[[ Exercise materials open ]]

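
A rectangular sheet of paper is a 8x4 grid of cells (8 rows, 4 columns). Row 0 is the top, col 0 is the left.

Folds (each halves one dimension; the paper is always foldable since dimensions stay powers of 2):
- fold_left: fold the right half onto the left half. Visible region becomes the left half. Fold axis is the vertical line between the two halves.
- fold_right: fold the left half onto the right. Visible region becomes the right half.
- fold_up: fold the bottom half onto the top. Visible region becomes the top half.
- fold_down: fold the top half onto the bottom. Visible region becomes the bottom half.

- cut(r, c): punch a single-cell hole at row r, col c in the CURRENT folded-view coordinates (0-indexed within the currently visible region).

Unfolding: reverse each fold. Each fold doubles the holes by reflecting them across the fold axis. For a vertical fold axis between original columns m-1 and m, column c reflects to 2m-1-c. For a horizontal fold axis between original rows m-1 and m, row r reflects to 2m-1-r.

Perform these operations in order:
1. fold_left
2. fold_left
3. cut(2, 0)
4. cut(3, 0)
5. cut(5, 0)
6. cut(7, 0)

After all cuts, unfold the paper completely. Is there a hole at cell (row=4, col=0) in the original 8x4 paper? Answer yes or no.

Op 1 fold_left: fold axis v@2; visible region now rows[0,8) x cols[0,2) = 8x2
Op 2 fold_left: fold axis v@1; visible region now rows[0,8) x cols[0,1) = 8x1
Op 3 cut(2, 0): punch at orig (2,0); cuts so far [(2, 0)]; region rows[0,8) x cols[0,1) = 8x1
Op 4 cut(3, 0): punch at orig (3,0); cuts so far [(2, 0), (3, 0)]; region rows[0,8) x cols[0,1) = 8x1
Op 5 cut(5, 0): punch at orig (5,0); cuts so far [(2, 0), (3, 0), (5, 0)]; region rows[0,8) x cols[0,1) = 8x1
Op 6 cut(7, 0): punch at orig (7,0); cuts so far [(2, 0), (3, 0), (5, 0), (7, 0)]; region rows[0,8) x cols[0,1) = 8x1
Unfold 1 (reflect across v@1): 8 holes -> [(2, 0), (2, 1), (3, 0), (3, 1), (5, 0), (5, 1), (7, 0), (7, 1)]
Unfold 2 (reflect across v@2): 16 holes -> [(2, 0), (2, 1), (2, 2), (2, 3), (3, 0), (3, 1), (3, 2), (3, 3), (5, 0), (5, 1), (5, 2), (5, 3), (7, 0), (7, 1), (7, 2), (7, 3)]
Holes: [(2, 0), (2, 1), (2, 2), (2, 3), (3, 0), (3, 1), (3, 2), (3, 3), (5, 0), (5, 1), (5, 2), (5, 3), (7, 0), (7, 1), (7, 2), (7, 3)]

Answer: no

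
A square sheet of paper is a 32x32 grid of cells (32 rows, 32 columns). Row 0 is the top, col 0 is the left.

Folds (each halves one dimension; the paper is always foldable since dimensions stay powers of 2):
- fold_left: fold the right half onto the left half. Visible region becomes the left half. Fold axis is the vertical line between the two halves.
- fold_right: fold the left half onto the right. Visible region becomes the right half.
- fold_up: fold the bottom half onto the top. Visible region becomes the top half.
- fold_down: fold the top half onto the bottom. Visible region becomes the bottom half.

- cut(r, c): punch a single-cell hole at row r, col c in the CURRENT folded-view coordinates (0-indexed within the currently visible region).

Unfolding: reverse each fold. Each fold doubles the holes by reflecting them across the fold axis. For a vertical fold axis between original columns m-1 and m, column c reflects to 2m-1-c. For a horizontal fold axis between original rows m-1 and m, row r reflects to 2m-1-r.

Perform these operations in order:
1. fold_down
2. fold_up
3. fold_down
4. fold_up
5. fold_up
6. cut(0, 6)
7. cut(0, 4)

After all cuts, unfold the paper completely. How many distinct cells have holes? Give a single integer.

Op 1 fold_down: fold axis h@16; visible region now rows[16,32) x cols[0,32) = 16x32
Op 2 fold_up: fold axis h@24; visible region now rows[16,24) x cols[0,32) = 8x32
Op 3 fold_down: fold axis h@20; visible region now rows[20,24) x cols[0,32) = 4x32
Op 4 fold_up: fold axis h@22; visible region now rows[20,22) x cols[0,32) = 2x32
Op 5 fold_up: fold axis h@21; visible region now rows[20,21) x cols[0,32) = 1x32
Op 6 cut(0, 6): punch at orig (20,6); cuts so far [(20, 6)]; region rows[20,21) x cols[0,32) = 1x32
Op 7 cut(0, 4): punch at orig (20,4); cuts so far [(20, 4), (20, 6)]; region rows[20,21) x cols[0,32) = 1x32
Unfold 1 (reflect across h@21): 4 holes -> [(20, 4), (20, 6), (21, 4), (21, 6)]
Unfold 2 (reflect across h@22): 8 holes -> [(20, 4), (20, 6), (21, 4), (21, 6), (22, 4), (22, 6), (23, 4), (23, 6)]
Unfold 3 (reflect across h@20): 16 holes -> [(16, 4), (16, 6), (17, 4), (17, 6), (18, 4), (18, 6), (19, 4), (19, 6), (20, 4), (20, 6), (21, 4), (21, 6), (22, 4), (22, 6), (23, 4), (23, 6)]
Unfold 4 (reflect across h@24): 32 holes -> [(16, 4), (16, 6), (17, 4), (17, 6), (18, 4), (18, 6), (19, 4), (19, 6), (20, 4), (20, 6), (21, 4), (21, 6), (22, 4), (22, 6), (23, 4), (23, 6), (24, 4), (24, 6), (25, 4), (25, 6), (26, 4), (26, 6), (27, 4), (27, 6), (28, 4), (28, 6), (29, 4), (29, 6), (30, 4), (30, 6), (31, 4), (31, 6)]
Unfold 5 (reflect across h@16): 64 holes -> [(0, 4), (0, 6), (1, 4), (1, 6), (2, 4), (2, 6), (3, 4), (3, 6), (4, 4), (4, 6), (5, 4), (5, 6), (6, 4), (6, 6), (7, 4), (7, 6), (8, 4), (8, 6), (9, 4), (9, 6), (10, 4), (10, 6), (11, 4), (11, 6), (12, 4), (12, 6), (13, 4), (13, 6), (14, 4), (14, 6), (15, 4), (15, 6), (16, 4), (16, 6), (17, 4), (17, 6), (18, 4), (18, 6), (19, 4), (19, 6), (20, 4), (20, 6), (21, 4), (21, 6), (22, 4), (22, 6), (23, 4), (23, 6), (24, 4), (24, 6), (25, 4), (25, 6), (26, 4), (26, 6), (27, 4), (27, 6), (28, 4), (28, 6), (29, 4), (29, 6), (30, 4), (30, 6), (31, 4), (31, 6)]

Answer: 64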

[[ Exercise materials closed ]]

- **Work instructions**
Transcribe each line of the listing exactly.

- **Exercise output**
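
A rectangular sheet of paper is a 8x4 grid of cells (8 rows, 4 columns). Row 0 is the top, col 0 is the left.

Folds (each halves one dimension; the paper is always foldable since dimensions stay powers of 2):
- fold_left: fold the right half onto the left half. Visible region becomes the left half. Fold axis is the vertical line between the two halves.
- fold_right: fold the left half onto the right. Visible region becomes the right half.
- fold_up: fold the bottom half onto the top. Visible region becomes the top half.
- fold_down: fold the top half onto the bottom. Visible region becomes the bottom half.

- cut(r, c): punch a single-cell hole at row r, col c in the CURRENT folded-view coordinates (0-indexed within the currently visible region).

Unfolding: reverse each fold. Each fold doubles the holes by reflecting them across the fold axis. For a vertical fold axis between original columns m-1 and m, column c reflects to 2m-1-c. For a horizontal fold axis between original rows m-1 and m, row r reflects to 2m-1-r.

Perform these operations in order:
1. fold_left
2. fold_left
3. cut(2, 0)
4. cut(3, 0)
5. cut(5, 0)
6. cut(7, 0)

After all cuts, unfold the paper completely. Is there a hole at cell (row=4, col=0) in the original 8x4 paper? Answer yes or no.

Op 1 fold_left: fold axis v@2; visible region now rows[0,8) x cols[0,2) = 8x2
Op 2 fold_left: fold axis v@1; visible region now rows[0,8) x cols[0,1) = 8x1
Op 3 cut(2, 0): punch at orig (2,0); cuts so far [(2, 0)]; region rows[0,8) x cols[0,1) = 8x1
Op 4 cut(3, 0): punch at orig (3,0); cuts so far [(2, 0), (3, 0)]; region rows[0,8) x cols[0,1) = 8x1
Op 5 cut(5, 0): punch at orig (5,0); cuts so far [(2, 0), (3, 0), (5, 0)]; region rows[0,8) x cols[0,1) = 8x1
Op 6 cut(7, 0): punch at orig (7,0); cuts so far [(2, 0), (3, 0), (5, 0), (7, 0)]; region rows[0,8) x cols[0,1) = 8x1
Unfold 1 (reflect across v@1): 8 holes -> [(2, 0), (2, 1), (3, 0), (3, 1), (5, 0), (5, 1), (7, 0), (7, 1)]
Unfold 2 (reflect across v@2): 16 holes -> [(2, 0), (2, 1), (2, 2), (2, 3), (3, 0), (3, 1), (3, 2), (3, 3), (5, 0), (5, 1), (5, 2), (5, 3), (7, 0), (7, 1), (7, 2), (7, 3)]
Holes: [(2, 0), (2, 1), (2, 2), (2, 3), (3, 0), (3, 1), (3, 2), (3, 3), (5, 0), (5, 1), (5, 2), (5, 3), (7, 0), (7, 1), (7, 2), (7, 3)]

Answer: no

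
A square sheet of paper is a 32x32 grid of cells (32 rows, 32 columns). Row 0 is the top, col 0 is the left.

Folds (each halves one dimension; the paper is always foldable since dimensions stay powers of 2):
- fold_left: fold the right half onto the left half. Visible region becomes the left half. Fold axis is the vertical line between the two halves.
- fold_right: fold the left half onto the right. Visible region becomes the right half.
- fold_up: fold the bottom half onto the top. Visible region becomes the top half.
- fold_down: fold the top half onto the bottom. Visible region becomes the bottom half.

- cut(r, c): punch a single-cell hole at row r, col c in the CURRENT folded-view coordinates (0-indexed within the currently visible region).

Unfolding: reverse each fold. Each fold doubles the holes by reflecting them across the fold axis. For a vertical fold axis between original columns m-1 and m, column c reflects to 2m-1-c. For a horizontal fold axis between original rows m-1 and m, row r reflects to 2m-1-r.

Perform these operations in order:
1. fold_down
2. fold_up
3. fold_down
4. fold_up
5. fold_up
6. cut(0, 6)
7. cut(0, 4)

After all cuts, unfold the paper completely. How many distinct cells have holes? Give a single integer.

Op 1 fold_down: fold axis h@16; visible region now rows[16,32) x cols[0,32) = 16x32
Op 2 fold_up: fold axis h@24; visible region now rows[16,24) x cols[0,32) = 8x32
Op 3 fold_down: fold axis h@20; visible region now rows[20,24) x cols[0,32) = 4x32
Op 4 fold_up: fold axis h@22; visible region now rows[20,22) x cols[0,32) = 2x32
Op 5 fold_up: fold axis h@21; visible region now rows[20,21) x cols[0,32) = 1x32
Op 6 cut(0, 6): punch at orig (20,6); cuts so far [(20, 6)]; region rows[20,21) x cols[0,32) = 1x32
Op 7 cut(0, 4): punch at orig (20,4); cuts so far [(20, 4), (20, 6)]; region rows[20,21) x cols[0,32) = 1x32
Unfold 1 (reflect across h@21): 4 holes -> [(20, 4), (20, 6), (21, 4), (21, 6)]
Unfold 2 (reflect across h@22): 8 holes -> [(20, 4), (20, 6), (21, 4), (21, 6), (22, 4), (22, 6), (23, 4), (23, 6)]
Unfold 3 (reflect across h@20): 16 holes -> [(16, 4), (16, 6), (17, 4), (17, 6), (18, 4), (18, 6), (19, 4), (19, 6), (20, 4), (20, 6), (21, 4), (21, 6), (22, 4), (22, 6), (23, 4), (23, 6)]
Unfold 4 (reflect across h@24): 32 holes -> [(16, 4), (16, 6), (17, 4), (17, 6), (18, 4), (18, 6), (19, 4), (19, 6), (20, 4), (20, 6), (21, 4), (21, 6), (22, 4), (22, 6), (23, 4), (23, 6), (24, 4), (24, 6), (25, 4), (25, 6), (26, 4), (26, 6), (27, 4), (27, 6), (28, 4), (28, 6), (29, 4), (29, 6), (30, 4), (30, 6), (31, 4), (31, 6)]
Unfold 5 (reflect across h@16): 64 holes -> [(0, 4), (0, 6), (1, 4), (1, 6), (2, 4), (2, 6), (3, 4), (3, 6), (4, 4), (4, 6), (5, 4), (5, 6), (6, 4), (6, 6), (7, 4), (7, 6), (8, 4), (8, 6), (9, 4), (9, 6), (10, 4), (10, 6), (11, 4), (11, 6), (12, 4), (12, 6), (13, 4), (13, 6), (14, 4), (14, 6), (15, 4), (15, 6), (16, 4), (16, 6), (17, 4), (17, 6), (18, 4), (18, 6), (19, 4), (19, 6), (20, 4), (20, 6), (21, 4), (21, 6), (22, 4), (22, 6), (23, 4), (23, 6), (24, 4), (24, 6), (25, 4), (25, 6), (26, 4), (26, 6), (27, 4), (27, 6), (28, 4), (28, 6), (29, 4), (29, 6), (30, 4), (30, 6), (31, 4), (31, 6)]

Answer: 64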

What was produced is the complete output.